• **EXERCISE INPUTS**:
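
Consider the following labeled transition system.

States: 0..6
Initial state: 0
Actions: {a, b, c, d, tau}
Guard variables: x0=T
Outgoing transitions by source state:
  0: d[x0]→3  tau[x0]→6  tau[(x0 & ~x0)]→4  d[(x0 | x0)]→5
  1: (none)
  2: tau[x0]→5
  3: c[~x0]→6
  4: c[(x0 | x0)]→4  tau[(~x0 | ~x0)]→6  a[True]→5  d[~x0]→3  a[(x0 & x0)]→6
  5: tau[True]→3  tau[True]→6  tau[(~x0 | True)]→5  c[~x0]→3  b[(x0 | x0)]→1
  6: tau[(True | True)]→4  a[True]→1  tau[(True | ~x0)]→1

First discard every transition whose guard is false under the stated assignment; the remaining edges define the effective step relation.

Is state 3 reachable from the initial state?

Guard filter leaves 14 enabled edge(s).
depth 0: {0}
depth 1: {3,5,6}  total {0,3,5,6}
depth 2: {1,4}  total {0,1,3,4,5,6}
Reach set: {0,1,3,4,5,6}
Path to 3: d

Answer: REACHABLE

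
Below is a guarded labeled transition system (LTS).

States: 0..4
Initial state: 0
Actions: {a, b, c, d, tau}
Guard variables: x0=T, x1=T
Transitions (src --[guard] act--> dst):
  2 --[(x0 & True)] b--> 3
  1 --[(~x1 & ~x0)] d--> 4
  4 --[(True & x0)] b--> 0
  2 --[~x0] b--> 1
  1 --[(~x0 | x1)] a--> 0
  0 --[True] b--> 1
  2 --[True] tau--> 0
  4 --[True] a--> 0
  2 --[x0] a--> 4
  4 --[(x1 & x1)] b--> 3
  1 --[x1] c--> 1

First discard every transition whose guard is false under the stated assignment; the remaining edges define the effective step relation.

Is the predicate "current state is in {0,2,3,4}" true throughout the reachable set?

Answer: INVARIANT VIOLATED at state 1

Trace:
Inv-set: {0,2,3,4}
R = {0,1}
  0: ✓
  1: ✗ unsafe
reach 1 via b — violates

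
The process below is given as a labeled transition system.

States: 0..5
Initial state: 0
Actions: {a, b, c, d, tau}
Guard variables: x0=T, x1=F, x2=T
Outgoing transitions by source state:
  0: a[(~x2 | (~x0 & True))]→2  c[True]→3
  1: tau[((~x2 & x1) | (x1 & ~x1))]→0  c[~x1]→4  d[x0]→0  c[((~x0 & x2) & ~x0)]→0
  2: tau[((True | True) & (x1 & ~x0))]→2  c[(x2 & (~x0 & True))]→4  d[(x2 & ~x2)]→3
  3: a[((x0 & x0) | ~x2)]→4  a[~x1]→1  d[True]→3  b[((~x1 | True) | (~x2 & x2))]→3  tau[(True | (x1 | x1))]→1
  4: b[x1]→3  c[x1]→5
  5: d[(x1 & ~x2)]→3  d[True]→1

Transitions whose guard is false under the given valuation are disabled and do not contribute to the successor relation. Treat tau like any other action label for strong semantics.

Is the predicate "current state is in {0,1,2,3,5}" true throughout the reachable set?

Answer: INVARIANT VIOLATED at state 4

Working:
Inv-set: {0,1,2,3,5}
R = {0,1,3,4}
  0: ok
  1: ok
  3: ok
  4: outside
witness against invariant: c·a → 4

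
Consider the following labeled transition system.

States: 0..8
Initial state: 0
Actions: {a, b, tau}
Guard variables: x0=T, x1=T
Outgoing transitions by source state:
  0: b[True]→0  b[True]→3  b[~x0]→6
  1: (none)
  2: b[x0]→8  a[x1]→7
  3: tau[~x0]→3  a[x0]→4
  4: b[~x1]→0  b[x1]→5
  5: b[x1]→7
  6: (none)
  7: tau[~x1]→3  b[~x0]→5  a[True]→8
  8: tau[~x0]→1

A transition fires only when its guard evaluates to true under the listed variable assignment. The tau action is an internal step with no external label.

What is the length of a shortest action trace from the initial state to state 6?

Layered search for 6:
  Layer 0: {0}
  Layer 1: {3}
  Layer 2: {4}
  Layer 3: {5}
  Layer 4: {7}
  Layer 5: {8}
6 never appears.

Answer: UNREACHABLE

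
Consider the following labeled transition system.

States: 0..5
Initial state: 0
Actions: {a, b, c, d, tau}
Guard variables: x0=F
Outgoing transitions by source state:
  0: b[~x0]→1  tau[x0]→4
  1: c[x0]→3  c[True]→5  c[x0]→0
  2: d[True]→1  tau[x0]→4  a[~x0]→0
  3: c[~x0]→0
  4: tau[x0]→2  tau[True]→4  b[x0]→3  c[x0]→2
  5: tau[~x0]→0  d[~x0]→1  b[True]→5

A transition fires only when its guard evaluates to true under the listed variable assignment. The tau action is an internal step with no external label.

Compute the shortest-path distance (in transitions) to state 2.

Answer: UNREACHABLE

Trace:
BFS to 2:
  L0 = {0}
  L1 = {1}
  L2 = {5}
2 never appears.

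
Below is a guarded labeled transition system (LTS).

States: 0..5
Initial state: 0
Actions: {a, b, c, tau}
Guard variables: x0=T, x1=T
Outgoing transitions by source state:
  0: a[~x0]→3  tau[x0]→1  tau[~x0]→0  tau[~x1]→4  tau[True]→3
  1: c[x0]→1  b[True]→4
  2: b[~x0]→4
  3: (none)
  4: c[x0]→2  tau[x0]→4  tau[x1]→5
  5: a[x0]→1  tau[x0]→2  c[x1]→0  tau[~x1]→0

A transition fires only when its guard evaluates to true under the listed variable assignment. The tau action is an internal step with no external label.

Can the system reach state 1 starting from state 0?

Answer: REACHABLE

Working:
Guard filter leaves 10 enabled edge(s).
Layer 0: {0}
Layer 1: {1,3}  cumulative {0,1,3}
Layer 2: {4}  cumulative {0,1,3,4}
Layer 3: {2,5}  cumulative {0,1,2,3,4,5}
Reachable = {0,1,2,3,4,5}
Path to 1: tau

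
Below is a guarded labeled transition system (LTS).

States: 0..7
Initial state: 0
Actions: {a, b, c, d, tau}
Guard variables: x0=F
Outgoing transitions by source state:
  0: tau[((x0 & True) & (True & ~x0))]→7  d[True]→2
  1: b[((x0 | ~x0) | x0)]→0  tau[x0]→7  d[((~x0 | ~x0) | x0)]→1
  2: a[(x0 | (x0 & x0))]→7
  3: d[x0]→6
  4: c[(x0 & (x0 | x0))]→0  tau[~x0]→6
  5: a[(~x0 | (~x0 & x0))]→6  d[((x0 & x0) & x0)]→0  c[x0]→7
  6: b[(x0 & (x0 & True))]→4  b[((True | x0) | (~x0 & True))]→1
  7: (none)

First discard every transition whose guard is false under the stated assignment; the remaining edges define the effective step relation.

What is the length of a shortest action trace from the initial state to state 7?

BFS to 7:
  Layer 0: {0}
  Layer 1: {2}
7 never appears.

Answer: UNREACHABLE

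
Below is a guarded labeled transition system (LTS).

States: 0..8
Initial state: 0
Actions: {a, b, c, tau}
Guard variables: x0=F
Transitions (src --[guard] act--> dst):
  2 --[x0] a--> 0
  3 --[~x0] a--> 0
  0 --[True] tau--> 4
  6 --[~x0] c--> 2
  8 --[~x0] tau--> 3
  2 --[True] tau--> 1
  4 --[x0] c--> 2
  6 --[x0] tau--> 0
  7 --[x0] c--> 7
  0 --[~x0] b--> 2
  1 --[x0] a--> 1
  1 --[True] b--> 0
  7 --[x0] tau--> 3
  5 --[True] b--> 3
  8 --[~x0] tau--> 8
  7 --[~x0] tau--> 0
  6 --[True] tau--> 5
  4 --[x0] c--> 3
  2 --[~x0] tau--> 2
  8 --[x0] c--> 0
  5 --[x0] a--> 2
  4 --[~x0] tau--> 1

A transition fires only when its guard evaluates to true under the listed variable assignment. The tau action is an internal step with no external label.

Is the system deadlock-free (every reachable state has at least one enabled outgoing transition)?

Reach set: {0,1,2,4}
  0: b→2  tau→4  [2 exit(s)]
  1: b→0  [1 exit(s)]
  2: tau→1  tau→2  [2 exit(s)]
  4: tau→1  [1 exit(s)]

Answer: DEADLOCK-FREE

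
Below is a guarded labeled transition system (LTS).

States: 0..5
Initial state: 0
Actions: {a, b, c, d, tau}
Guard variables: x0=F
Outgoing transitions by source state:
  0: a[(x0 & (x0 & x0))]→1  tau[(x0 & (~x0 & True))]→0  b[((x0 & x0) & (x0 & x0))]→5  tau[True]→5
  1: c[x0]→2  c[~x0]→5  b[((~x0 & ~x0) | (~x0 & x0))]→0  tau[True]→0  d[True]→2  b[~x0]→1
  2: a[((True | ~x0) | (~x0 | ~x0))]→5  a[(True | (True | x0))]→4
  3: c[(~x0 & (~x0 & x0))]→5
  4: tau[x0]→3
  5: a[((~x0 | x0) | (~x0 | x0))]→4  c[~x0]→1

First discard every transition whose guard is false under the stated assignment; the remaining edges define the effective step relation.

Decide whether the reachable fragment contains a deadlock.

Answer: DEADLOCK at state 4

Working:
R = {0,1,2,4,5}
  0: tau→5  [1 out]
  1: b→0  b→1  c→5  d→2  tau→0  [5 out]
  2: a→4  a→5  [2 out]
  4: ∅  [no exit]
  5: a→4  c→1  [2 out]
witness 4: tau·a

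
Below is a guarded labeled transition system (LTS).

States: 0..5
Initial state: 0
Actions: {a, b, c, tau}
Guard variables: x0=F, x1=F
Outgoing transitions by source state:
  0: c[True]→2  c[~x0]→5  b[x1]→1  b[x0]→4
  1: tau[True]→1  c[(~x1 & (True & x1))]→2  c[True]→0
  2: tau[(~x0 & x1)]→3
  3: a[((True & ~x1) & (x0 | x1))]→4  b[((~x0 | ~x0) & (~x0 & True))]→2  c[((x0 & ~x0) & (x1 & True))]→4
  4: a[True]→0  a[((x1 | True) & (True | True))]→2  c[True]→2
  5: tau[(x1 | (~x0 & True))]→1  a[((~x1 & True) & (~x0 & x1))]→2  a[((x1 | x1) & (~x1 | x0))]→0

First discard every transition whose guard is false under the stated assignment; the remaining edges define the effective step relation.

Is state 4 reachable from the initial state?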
* * *
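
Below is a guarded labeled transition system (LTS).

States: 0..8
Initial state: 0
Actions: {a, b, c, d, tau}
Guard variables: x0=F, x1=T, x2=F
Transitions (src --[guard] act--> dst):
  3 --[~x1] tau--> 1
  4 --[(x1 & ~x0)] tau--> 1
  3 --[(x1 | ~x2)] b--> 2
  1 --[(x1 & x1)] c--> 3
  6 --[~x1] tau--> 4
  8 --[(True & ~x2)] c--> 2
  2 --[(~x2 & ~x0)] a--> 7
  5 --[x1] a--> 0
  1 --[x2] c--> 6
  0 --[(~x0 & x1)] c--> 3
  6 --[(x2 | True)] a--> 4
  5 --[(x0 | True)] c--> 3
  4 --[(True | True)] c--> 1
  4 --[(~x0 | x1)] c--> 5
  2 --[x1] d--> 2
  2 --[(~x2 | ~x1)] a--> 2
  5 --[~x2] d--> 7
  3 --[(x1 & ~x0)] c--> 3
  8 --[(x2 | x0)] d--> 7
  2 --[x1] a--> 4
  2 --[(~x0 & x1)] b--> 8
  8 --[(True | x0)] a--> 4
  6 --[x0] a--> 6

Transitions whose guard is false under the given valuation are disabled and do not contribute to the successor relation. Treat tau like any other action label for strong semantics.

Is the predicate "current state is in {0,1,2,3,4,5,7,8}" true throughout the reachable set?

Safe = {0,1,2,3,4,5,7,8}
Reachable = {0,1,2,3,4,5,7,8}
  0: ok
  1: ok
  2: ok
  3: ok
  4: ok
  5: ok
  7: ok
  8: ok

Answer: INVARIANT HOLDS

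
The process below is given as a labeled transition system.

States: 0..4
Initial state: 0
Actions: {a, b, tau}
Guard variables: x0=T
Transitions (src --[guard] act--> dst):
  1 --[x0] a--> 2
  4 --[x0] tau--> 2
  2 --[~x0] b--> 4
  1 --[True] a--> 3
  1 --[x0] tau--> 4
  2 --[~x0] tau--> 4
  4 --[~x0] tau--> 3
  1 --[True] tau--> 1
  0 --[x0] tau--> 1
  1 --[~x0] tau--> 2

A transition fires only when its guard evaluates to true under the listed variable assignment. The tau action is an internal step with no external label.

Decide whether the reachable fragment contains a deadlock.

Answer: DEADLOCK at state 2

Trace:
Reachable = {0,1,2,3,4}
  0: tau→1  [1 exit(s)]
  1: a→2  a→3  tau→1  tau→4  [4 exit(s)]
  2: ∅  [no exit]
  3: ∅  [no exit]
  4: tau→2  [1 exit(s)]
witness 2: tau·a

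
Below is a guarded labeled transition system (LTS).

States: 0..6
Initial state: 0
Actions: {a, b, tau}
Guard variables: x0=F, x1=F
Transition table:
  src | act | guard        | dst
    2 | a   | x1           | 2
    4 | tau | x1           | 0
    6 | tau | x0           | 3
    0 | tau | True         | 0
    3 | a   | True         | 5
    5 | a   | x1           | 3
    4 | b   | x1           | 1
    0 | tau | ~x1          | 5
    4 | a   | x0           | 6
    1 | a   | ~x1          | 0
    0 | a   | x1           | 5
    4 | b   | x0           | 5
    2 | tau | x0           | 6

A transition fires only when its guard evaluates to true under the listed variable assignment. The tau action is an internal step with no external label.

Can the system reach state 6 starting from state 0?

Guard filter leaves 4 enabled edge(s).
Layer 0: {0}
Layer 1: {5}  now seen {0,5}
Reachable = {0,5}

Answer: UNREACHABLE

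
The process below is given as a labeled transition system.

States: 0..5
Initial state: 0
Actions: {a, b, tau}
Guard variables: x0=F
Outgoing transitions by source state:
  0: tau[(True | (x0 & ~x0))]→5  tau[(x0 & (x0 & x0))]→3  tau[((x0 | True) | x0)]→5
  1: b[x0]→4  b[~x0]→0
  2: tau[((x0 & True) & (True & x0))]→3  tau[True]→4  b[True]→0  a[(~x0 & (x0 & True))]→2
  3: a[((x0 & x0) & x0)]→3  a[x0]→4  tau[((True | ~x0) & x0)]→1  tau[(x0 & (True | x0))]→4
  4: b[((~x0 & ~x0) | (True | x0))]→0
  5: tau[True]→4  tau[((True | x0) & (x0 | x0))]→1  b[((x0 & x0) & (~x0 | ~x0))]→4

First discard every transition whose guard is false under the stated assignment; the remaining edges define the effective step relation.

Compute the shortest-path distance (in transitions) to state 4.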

• **YOUR INSTRUCTIONS**: Set down again, word for word, the stretch of records from the line with "4: c[(x0 | x0)]→4" to the line with "1 --[x1] c--> 1", both of those lines included.

• **WRITTEN RESPONSE**:
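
  4: c[(x0 | x0)]→4  tau[(~x0 | ~x0)]→6  a[True]→5  d[~x0]→3  a[(x0 & x0)]→6
  5: tau[True]→3  tau[True]→6  tau[(~x0 | True)]→5  c[~x0]→3  b[(x0 | x0)]→1
  6: tau[(True | True)]→4  a[True]→1  tau[(True | ~x0)]→1

First discard every transition whose guard is false under the stated assignment; the remaining edges define the effective step relation.

Is state 3 reachable from the initial state?

Guard filter leaves 14 enabled edge(s).
depth 0: {0}
depth 1: {3,5,6}  total {0,3,5,6}
depth 2: {1,4}  total {0,1,3,4,5,6}
Reach set: {0,1,3,4,5,6}
Path to 3: d

Answer: REACHABLE

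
Below is a guarded labeled transition system (LTS).

States: 0..4
Initial state: 0
Actions: {a, b, c, d, tau}
Guard variables: x0=T, x1=T
Transitions (src --[guard] act--> dst):
  2 --[(x0 & True)] b--> 3
  1 --[(~x1 & ~x0)] d--> 4
  4 --[(True & x0)] b--> 0
  2 --[~x0] b--> 1
  1 --[(~x0 | x1)] a--> 0
  0 --[True] b--> 1
  2 --[True] tau--> 0
  4 --[True] a--> 0
  2 --[x0] a--> 4
  4 --[(x1 & x1)] b--> 3
  1 --[x1] c--> 1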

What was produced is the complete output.